##### Study material

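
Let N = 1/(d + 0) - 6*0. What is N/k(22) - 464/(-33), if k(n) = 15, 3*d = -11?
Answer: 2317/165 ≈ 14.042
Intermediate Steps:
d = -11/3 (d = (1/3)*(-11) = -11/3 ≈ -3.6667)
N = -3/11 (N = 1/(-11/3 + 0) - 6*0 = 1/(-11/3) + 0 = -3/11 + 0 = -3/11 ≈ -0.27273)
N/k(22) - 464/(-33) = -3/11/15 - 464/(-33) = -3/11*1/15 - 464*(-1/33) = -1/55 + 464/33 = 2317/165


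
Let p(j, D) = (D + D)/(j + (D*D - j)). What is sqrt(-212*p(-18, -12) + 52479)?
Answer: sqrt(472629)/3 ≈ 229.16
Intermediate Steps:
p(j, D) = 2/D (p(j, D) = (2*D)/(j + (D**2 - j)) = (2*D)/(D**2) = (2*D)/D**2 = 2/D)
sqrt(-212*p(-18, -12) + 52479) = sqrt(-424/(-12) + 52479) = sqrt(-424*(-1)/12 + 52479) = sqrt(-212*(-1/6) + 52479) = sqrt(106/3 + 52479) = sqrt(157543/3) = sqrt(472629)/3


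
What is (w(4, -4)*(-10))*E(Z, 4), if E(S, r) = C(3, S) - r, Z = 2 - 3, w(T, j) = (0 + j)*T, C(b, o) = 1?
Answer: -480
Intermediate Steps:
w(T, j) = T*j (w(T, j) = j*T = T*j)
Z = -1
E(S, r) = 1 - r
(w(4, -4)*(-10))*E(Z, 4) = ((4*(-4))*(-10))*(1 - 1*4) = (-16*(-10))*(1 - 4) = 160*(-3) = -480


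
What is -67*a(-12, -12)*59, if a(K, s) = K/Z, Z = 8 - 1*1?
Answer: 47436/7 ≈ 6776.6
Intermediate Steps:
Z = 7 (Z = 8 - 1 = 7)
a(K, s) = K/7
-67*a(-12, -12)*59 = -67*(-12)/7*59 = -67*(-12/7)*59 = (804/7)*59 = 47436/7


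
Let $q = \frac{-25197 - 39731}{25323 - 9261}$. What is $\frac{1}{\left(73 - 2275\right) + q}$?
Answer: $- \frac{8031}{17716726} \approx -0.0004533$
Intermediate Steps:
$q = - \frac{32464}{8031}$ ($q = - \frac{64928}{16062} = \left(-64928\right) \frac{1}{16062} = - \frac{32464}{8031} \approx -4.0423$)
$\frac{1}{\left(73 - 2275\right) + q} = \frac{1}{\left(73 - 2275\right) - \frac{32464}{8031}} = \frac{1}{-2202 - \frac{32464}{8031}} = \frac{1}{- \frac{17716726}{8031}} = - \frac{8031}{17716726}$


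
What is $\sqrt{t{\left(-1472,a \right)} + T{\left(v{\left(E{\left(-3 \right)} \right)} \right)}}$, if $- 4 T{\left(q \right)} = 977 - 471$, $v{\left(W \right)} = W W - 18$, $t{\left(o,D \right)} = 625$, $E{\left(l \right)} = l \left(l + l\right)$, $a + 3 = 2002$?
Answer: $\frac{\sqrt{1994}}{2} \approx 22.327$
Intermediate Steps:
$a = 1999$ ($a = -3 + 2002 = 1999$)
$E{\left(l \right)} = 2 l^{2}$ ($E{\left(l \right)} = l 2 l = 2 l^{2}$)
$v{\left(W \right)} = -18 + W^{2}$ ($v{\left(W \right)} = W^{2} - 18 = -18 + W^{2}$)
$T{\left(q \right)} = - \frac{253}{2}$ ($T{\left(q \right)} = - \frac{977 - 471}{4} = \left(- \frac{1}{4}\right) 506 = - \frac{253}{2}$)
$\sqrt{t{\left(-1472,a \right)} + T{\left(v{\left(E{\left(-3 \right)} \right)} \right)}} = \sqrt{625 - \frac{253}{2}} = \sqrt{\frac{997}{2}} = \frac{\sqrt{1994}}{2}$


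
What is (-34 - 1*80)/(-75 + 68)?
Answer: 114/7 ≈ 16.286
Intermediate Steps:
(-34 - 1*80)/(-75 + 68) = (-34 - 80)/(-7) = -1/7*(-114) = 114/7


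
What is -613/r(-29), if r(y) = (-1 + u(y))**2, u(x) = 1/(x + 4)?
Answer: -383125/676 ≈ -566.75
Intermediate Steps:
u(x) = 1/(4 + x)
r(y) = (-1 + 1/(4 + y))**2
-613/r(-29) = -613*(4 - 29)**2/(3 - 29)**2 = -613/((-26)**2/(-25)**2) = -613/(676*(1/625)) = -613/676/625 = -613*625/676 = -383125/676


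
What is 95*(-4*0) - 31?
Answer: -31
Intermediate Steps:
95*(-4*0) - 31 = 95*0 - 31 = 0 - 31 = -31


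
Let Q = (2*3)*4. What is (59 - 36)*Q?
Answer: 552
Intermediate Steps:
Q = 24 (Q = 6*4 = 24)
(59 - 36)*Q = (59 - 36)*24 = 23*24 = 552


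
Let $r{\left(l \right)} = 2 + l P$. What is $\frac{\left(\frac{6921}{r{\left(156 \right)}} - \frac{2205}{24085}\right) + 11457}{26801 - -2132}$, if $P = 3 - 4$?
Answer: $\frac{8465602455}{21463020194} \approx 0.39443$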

##########
##### Study material

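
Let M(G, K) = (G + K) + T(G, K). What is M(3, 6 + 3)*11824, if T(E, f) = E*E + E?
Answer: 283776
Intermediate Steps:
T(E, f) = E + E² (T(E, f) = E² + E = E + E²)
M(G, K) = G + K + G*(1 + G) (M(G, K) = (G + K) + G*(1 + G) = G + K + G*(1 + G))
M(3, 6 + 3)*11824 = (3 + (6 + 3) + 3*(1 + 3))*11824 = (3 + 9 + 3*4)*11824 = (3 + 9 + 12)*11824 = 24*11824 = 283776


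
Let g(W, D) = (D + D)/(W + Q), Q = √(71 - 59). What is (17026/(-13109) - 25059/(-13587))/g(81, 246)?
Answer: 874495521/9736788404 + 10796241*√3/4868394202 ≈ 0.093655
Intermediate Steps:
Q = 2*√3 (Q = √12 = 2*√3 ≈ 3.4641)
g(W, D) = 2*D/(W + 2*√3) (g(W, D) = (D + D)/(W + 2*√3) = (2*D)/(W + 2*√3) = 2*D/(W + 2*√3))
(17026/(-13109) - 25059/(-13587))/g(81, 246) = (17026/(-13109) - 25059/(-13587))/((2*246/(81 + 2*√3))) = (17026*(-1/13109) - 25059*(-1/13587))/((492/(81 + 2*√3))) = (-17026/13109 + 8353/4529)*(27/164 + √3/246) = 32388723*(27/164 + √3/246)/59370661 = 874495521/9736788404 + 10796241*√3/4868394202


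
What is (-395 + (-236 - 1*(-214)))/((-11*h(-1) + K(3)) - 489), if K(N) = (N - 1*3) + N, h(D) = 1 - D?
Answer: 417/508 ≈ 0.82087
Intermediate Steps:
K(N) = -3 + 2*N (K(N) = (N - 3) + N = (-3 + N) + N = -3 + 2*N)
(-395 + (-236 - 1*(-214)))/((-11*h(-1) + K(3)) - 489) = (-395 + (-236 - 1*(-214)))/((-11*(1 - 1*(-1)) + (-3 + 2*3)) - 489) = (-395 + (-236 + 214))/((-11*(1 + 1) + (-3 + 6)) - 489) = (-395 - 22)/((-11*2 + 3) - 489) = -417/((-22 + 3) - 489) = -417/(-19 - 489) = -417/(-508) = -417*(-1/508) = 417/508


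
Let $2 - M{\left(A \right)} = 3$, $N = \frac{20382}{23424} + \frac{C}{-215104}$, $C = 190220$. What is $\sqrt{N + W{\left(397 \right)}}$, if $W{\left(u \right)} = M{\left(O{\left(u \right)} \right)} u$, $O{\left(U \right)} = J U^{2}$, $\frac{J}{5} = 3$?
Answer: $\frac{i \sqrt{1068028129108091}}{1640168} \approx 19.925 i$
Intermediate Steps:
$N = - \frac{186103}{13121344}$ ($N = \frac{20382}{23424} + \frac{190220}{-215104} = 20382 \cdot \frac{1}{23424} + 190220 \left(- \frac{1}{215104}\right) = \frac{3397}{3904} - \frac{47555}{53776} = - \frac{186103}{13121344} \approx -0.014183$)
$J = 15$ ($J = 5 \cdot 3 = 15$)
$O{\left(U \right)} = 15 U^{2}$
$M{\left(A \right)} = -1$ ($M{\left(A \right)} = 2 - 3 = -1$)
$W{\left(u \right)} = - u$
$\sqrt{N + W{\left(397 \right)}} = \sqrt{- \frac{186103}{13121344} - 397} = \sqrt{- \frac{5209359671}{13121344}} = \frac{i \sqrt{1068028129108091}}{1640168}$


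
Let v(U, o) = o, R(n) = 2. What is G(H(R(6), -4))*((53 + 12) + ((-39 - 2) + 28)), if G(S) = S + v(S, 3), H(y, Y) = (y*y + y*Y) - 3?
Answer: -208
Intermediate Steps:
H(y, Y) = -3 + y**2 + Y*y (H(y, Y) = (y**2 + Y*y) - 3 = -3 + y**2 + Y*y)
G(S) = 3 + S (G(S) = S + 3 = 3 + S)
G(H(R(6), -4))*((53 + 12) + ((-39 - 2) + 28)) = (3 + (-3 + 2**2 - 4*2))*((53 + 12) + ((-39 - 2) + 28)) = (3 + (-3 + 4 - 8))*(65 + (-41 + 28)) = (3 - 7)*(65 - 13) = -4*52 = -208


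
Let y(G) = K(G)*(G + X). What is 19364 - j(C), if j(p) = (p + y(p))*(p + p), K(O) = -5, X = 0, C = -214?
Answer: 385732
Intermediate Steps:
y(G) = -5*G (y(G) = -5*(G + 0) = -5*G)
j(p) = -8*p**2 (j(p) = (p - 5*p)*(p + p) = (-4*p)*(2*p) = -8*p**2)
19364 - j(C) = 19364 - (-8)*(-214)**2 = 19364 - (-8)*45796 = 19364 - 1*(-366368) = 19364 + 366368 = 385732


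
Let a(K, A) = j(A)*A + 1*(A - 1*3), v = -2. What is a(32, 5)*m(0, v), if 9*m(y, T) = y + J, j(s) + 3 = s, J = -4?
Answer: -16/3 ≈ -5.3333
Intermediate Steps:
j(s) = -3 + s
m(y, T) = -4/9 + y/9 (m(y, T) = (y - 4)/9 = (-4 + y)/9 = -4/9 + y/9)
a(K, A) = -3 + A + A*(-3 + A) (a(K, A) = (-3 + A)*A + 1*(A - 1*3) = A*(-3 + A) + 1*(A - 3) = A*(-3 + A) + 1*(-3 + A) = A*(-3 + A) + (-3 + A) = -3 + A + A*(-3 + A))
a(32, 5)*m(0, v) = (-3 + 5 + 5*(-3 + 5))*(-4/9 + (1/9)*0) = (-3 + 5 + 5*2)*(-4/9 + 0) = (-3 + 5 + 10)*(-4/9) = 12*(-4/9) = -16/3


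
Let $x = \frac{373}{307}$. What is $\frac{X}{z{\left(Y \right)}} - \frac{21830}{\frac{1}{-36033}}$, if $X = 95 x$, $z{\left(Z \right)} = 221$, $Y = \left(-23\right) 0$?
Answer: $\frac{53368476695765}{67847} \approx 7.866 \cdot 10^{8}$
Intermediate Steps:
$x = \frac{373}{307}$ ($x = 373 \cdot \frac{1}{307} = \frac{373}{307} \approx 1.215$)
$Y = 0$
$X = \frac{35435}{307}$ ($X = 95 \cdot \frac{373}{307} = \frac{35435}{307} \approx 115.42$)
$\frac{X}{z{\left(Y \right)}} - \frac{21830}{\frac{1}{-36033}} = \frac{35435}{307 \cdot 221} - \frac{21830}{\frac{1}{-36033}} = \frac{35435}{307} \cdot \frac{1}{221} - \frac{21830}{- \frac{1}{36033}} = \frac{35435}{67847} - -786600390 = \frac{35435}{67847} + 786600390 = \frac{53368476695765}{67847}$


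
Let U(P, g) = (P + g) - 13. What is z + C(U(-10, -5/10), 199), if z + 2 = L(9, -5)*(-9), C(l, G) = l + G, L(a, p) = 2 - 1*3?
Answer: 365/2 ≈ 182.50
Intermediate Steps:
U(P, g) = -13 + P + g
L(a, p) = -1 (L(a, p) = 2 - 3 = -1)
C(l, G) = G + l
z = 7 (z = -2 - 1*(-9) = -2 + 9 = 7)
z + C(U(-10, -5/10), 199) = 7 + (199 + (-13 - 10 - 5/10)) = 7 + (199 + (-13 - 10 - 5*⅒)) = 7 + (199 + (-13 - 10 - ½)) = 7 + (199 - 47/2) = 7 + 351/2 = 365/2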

##########

▸ Try it
In the listing above, find the line containing "What is (-34 - 1*80)/(-75 + 68)?" and the line containing "Answer: -383125/676 ≈ -566.75", then retype both and every line between them exactly, with nothing else.

▸ Your response
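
What is (-34 - 1*80)/(-75 + 68)?
Answer: 114/7 ≈ 16.286
Intermediate Steps:
(-34 - 1*80)/(-75 + 68) = (-34 - 80)/(-7) = -1/7*(-114) = 114/7


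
What is -613/r(-29), if r(y) = (-1 + u(y))**2, u(x) = 1/(x + 4)?
Answer: -383125/676 ≈ -566.75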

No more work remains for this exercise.